**Stored data entries:**
------------------------------

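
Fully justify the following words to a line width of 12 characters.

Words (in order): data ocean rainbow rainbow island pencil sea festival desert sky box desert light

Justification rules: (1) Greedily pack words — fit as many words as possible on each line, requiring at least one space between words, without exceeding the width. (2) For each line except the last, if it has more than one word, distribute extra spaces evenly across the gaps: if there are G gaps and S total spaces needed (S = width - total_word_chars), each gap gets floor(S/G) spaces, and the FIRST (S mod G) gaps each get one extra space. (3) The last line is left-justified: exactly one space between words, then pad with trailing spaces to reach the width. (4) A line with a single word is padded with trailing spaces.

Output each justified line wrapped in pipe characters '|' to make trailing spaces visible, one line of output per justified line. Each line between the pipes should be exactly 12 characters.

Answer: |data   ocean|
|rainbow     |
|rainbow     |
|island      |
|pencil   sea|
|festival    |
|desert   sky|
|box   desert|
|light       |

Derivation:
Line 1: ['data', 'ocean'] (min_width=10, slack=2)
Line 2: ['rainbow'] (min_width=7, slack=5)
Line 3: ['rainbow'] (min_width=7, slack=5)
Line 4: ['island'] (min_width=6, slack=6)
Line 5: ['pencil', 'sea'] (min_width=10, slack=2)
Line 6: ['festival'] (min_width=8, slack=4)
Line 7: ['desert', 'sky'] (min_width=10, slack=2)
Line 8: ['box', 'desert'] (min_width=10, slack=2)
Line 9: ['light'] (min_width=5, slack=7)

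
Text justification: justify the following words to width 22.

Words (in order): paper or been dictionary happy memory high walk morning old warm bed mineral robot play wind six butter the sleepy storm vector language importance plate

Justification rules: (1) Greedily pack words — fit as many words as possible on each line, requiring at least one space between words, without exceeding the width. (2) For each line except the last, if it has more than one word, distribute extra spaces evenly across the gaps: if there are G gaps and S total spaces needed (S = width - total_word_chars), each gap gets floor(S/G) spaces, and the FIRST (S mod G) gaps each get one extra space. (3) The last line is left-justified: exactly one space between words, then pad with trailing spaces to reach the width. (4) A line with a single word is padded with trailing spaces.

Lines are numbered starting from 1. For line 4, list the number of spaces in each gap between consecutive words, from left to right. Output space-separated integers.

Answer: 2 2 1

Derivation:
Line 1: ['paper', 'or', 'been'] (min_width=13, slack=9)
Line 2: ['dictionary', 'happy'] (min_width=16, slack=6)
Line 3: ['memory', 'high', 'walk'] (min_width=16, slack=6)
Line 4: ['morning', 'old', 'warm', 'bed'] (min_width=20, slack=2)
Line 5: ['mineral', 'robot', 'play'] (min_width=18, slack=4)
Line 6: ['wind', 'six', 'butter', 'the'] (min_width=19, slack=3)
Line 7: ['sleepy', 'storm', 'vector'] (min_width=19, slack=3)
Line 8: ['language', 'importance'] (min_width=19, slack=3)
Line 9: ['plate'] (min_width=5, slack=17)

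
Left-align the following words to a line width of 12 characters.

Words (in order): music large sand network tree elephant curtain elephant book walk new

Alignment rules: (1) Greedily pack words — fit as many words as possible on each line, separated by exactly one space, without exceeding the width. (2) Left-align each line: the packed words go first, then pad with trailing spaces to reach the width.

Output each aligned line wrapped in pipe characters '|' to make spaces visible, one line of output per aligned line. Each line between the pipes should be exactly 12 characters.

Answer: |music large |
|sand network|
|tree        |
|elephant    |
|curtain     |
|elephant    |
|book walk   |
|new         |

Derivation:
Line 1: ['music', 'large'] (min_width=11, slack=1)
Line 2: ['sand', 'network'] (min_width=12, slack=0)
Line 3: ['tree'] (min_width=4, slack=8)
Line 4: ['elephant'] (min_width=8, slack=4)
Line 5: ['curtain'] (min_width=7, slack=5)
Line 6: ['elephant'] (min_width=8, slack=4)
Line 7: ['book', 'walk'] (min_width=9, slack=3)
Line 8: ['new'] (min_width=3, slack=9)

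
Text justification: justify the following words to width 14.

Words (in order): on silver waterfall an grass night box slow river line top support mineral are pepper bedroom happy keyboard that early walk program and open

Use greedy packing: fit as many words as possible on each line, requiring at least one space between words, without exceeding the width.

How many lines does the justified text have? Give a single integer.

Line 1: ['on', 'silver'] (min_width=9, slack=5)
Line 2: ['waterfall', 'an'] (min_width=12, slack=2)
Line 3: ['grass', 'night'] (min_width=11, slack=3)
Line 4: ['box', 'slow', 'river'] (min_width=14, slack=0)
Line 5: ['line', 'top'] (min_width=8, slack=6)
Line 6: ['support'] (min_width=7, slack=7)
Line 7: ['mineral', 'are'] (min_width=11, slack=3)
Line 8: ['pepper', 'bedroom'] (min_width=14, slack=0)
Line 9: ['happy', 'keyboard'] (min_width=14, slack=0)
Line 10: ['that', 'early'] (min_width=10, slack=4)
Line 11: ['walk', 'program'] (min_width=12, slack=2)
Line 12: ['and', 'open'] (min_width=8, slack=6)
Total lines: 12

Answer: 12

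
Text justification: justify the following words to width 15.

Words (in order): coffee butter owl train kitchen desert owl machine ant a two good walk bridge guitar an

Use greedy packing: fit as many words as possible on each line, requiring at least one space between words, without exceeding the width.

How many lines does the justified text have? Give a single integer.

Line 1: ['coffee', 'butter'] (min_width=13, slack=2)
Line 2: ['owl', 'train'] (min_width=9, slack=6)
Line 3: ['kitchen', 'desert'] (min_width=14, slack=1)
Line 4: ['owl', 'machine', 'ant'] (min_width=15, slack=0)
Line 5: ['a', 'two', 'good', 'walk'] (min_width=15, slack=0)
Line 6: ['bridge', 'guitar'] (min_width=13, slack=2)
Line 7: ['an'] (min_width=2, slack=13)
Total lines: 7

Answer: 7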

------------------------------

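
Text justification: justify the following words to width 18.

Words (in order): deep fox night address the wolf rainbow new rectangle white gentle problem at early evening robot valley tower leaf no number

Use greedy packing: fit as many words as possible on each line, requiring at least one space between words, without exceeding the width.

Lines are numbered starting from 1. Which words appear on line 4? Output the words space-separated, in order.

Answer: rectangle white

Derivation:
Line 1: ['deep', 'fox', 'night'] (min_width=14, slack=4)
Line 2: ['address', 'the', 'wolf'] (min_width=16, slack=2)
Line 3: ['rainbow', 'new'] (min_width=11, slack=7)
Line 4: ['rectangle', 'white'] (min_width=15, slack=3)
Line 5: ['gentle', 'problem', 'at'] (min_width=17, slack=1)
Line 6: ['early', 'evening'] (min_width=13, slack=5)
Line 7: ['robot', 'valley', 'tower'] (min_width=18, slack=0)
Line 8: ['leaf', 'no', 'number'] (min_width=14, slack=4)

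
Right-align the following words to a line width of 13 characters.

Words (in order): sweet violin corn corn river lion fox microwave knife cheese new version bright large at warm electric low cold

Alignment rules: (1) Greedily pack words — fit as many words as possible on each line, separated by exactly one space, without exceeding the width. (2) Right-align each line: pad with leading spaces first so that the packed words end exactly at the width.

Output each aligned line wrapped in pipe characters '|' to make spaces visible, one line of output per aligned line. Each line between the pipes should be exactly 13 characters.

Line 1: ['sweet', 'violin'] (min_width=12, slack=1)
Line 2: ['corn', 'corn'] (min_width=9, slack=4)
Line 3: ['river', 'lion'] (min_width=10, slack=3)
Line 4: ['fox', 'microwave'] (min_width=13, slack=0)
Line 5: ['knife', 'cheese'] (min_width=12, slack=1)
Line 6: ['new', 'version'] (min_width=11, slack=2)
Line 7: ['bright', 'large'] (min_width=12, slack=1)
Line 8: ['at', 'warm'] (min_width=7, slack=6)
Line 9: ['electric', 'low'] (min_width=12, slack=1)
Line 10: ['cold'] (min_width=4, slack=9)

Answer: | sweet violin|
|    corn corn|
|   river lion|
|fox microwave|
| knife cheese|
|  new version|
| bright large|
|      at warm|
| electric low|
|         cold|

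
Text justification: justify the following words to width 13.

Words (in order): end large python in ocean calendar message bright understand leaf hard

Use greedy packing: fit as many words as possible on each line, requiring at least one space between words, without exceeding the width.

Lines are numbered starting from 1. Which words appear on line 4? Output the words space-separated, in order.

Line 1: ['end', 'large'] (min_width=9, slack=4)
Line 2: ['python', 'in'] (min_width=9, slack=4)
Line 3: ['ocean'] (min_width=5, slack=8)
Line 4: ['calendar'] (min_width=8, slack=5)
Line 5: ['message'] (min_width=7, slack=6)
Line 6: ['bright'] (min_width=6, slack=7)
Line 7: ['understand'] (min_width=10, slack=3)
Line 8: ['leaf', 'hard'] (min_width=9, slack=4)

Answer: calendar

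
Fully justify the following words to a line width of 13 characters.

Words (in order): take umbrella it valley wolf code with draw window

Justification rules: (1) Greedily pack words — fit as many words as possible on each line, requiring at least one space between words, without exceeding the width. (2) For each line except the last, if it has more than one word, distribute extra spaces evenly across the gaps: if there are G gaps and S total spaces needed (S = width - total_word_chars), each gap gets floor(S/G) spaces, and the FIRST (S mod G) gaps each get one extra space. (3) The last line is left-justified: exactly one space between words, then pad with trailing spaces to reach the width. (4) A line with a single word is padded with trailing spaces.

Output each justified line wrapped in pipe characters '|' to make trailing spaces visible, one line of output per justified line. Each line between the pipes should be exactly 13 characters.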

------------------------------

**Problem description:**
Go over the data and return every line that includes the word "Fully".

**Output below:**
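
Fully justify the following words to a line width of 12 characters.
Fully justify the following words to a line width of 13 characters.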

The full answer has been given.